-------- Source material --------
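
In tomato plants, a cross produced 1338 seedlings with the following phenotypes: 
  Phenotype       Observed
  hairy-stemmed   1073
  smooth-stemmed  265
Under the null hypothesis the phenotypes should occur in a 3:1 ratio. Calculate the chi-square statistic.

19.254

Total ratio parts = 4. Expected numbers out of 1338:
  hairy-stemmed: 1338 × 3/4 = 1003.5
  smooth-stemmed: 1338 × 1/4 = 334.5
χ² = Σ (O − E)² / E
  hairy-stemmed: (1073 − 1003.5)² / 1003.5 = 4.8134
  smooth-stemmed: (265 − 334.5)² / 334.5 = 14.4402
χ² = 4.8134 + 14.4402 = 19.2536 ≈ 19.254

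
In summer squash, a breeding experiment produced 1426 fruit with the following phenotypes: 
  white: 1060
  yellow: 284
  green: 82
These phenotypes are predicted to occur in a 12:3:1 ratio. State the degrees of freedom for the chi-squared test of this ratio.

A goodness-of-fit test with 3 phenotype classes has df = 3 − 1 = 2.

2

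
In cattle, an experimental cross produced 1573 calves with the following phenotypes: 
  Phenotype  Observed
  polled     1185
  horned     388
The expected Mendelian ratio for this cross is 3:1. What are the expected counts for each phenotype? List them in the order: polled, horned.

Total ratio parts = 4. Expected numbers out of 1573:
  polled: 1573 × 3/4 = 1179.75
  horned: 1573 × 1/4 = 393.25

1179.75, 393.25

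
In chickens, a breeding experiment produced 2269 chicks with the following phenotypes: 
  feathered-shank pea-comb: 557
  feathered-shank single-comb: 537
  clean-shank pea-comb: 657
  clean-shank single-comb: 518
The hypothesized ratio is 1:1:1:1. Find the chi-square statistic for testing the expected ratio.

Expected counts for N = 2269 under a 1:1:1:1 ratio (total parts = 4):
  feathered-shank pea-comb: 2269 × 1/4 = 567.25
  feathered-shank single-comb: 2269 × 1/4 = 567.25
  clean-shank pea-comb: 2269 × 1/4 = 567.25
  clean-shank single-comb: 2269 × 1/4 = 567.25
χ² = Σ (O − E)² / E
  feathered-shank pea-comb: (557 − 567.25)² / 567.25 = 0.1852
  feathered-shank single-comb: (537 − 567.25)² / 567.25 = 1.6132
  clean-shank pea-comb: (657 − 567.25)² / 567.25 = 14.2002
  clean-shank single-comb: (518 − 567.25)² / 567.25 = 4.2760
χ² = 0.1852 + 1.6132 + 14.2002 + 4.2760 = 20.2746 ≈ 20.275

20.275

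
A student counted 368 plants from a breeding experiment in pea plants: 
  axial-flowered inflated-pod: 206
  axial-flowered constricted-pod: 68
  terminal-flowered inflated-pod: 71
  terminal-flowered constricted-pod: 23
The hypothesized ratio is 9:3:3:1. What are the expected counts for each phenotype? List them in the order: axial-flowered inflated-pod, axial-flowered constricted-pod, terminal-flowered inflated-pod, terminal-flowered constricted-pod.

The 9:3:3:1 ratio has 16 parts, so with N = 368 the expected counts are:
  axial-flowered inflated-pod: 368 × 9/16 = 207
  axial-flowered constricted-pod: 368 × 3/16 = 69
  terminal-flowered inflated-pod: 368 × 3/16 = 69
  terminal-flowered constricted-pod: 368 × 1/16 = 23

207, 69, 69, 23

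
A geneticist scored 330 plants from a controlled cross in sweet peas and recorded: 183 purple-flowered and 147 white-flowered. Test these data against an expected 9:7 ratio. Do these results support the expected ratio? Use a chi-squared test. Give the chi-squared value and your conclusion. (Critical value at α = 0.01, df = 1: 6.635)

0.085; consistent

Expected counts for N = 330 under a 9:7 ratio (total parts = 16):
  purple-flowered: 330 × 9/16 = 185.625
  white-flowered: 330 × 7/16 = 144.375
χ² = Σ (O − E)² / E
  purple-flowered: (183 − 185.625)² / 185.625 = 0.0371
  white-flowered: (147 − 144.375)² / 144.375 = 0.0477
χ² = 0.0371 + 0.0477 = 0.0848 ≈ 0.085
Degrees of freedom = 2 − 1 = 1; critical value at α = 0.01 is 6.635.
Since 0.085 < 6.635, we fail to reject the null hypothesis — the data are consistent with the 9:7 ratio.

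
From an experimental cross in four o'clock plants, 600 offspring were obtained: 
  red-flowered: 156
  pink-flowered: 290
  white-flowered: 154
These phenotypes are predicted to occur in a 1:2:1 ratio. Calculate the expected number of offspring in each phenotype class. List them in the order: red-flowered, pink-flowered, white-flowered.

150, 300, 150

The 1:2:1 ratio has 4 parts, so with N = 600 the expected counts are:
  red-flowered: 600 × 1/4 = 150
  pink-flowered: 600 × 2/4 = 300
  white-flowered: 600 × 1/4 = 150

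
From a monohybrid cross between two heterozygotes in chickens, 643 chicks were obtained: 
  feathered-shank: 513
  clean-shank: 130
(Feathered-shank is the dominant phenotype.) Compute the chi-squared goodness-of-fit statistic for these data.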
--------
### The task
Filter the records above, keeping each line that contains the word "chicks".

### Output
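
In chickens, a breeding experiment produced 2269 chicks with the following phenotypes: 
From a monohybrid cross between two heterozygotes in chickens, 643 chicks were obtained: 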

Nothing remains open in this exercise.